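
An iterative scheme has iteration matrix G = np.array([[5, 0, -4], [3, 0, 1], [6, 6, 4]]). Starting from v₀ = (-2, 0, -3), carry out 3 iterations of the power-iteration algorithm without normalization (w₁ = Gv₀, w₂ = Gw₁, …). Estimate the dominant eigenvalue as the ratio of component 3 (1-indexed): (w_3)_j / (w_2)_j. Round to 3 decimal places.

w1 = Gv₀ = (5·(-2) + 0·0 + (-4)·(-3); 3·(-2) + 0·0 + 1·(-3); 6·(-2) + 6·0 + 4·(-3)) = (2, -9, -24)
w2 = Gw1 = (5·2 + 0·(-9) + (-4)·(-24); 3·2 + 0·(-9) + 1·(-24); 6·2 + 6·(-9) + 4·(-24)) = (106, -18, -138)
w3 = Gw2 = (1082, 180, -24)
Ratio at component: -24 / -138 = 0.174

λ ≈ 0.174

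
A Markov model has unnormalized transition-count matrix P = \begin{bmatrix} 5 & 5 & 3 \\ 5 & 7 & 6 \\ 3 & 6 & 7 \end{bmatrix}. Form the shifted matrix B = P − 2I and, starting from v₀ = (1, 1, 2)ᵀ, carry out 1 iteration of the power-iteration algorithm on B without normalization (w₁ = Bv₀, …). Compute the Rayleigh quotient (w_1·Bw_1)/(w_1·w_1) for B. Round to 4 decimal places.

μ ≈ 13.9337

B = P − 2I has rows (3, 5, 3); (5, 5, 6); (3, 6, 5)
w1 = Bv₀ = (14, 22, 19)
Bw1 = (209, 294, 269)
w1·Bw1 = 14505; w1·w1 = 1041; μ ≈ 14505/1041 = 13.9337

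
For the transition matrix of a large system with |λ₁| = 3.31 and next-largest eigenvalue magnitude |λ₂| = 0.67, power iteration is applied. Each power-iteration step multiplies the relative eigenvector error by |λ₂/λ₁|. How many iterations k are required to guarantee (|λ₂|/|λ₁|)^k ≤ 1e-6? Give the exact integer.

9

|λ₂/λ₁| = 0.67/3.31 = 0.20242
Need k ≥ ln(1e-6) / ln(0.20242) = -13.8155 / -1.5974 ≈ 8.649
Smallest integer k satisfying the bound: 9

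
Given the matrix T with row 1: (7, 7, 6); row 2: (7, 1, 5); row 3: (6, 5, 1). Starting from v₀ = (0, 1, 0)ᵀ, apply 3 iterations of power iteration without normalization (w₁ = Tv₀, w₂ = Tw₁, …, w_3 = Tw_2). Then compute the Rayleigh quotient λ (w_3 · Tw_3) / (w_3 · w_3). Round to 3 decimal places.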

☆ ☆ ☆ ☆ ☆

● **Instructions for the task**: Would you return all of the data exactly as given?

● **Solution for this problem**:
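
An iterative scheme has iteration matrix G = np.array([[5, 0, -4], [3, 0, 1], [6, 6, 4]]). Starting from v₀ = (-2, 0, -3), carry out 3 iterations of the power-iteration algorithm without normalization (w₁ = Gv₀, w₂ = Gw₁, …). Estimate the dominant eigenvalue as the ratio of component 3 (1-indexed): (w_3)_j / (w_2)_j. Round to 3 decimal places.

w1 = Gv₀ = (5·(-2) + 0·0 + (-4)·(-3); 3·(-2) + 0·0 + 1·(-3); 6·(-2) + 6·0 + 4·(-3)) = (2, -9, -24)
w2 = Gw1 = (5·2 + 0·(-9) + (-4)·(-24); 3·2 + 0·(-9) + 1·(-24); 6·2 + 6·(-9) + 4·(-24)) = (106, -18, -138)
w3 = Gw2 = (1082, 180, -24)
Ratio at component: -24 / -138 = 0.174

λ ≈ 0.174

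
A Markov model has unnormalized transition-count matrix P = \begin{bmatrix} 5 & 5 & 3 \\ 5 & 7 & 6 \\ 3 & 6 & 7 \end{bmatrix}. Form the shifted matrix B = P − 2I and, starting from v₀ = (1, 1, 2)ᵀ, carry out 1 iteration of the power-iteration algorithm on B without normalization (w₁ = Bv₀, …). Compute the Rayleigh quotient (w_1·Bw_1)/(w_1·w_1) for B. Round to 4 decimal places.

μ ≈ 13.9337

B = P − 2I has rows (3, 5, 3); (5, 5, 6); (3, 6, 5)
w1 = Bv₀ = (14, 22, 19)
Bw1 = (209, 294, 269)
w1·Bw1 = 14505; w1·w1 = 1041; μ ≈ 14505/1041 = 13.9337

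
For the transition matrix of a large system with |λ₁| = 3.31 and next-largest eigenvalue magnitude |λ₂| = 0.67, power iteration is applied. Each power-iteration step multiplies the relative eigenvector error by |λ₂/λ₁|. How many iterations k are required to guarantee (|λ₂|/|λ₁|)^k ≤ 1e-6? Give the exact integer.

9

|λ₂/λ₁| = 0.67/3.31 = 0.20242
Need k ≥ ln(1e-6) / ln(0.20242) = -13.8155 / -1.5974 ≈ 8.649
Smallest integer k satisfying the bound: 9

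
Given the matrix T with row 1: (7, 7, 6); row 2: (7, 1, 5); row 3: (6, 5, 1). Starting from v₀ = (0, 1, 0)ᵀ, apply 3 iterations of power iteration without normalization (w₁ = Tv₀, w₂ = Tw₁, …, w_3 = Tw_2). Then compute the Rayleigh quotient λ (w_3 · Tw_3) / (w_3 · w_3). Round to 3 decimal places.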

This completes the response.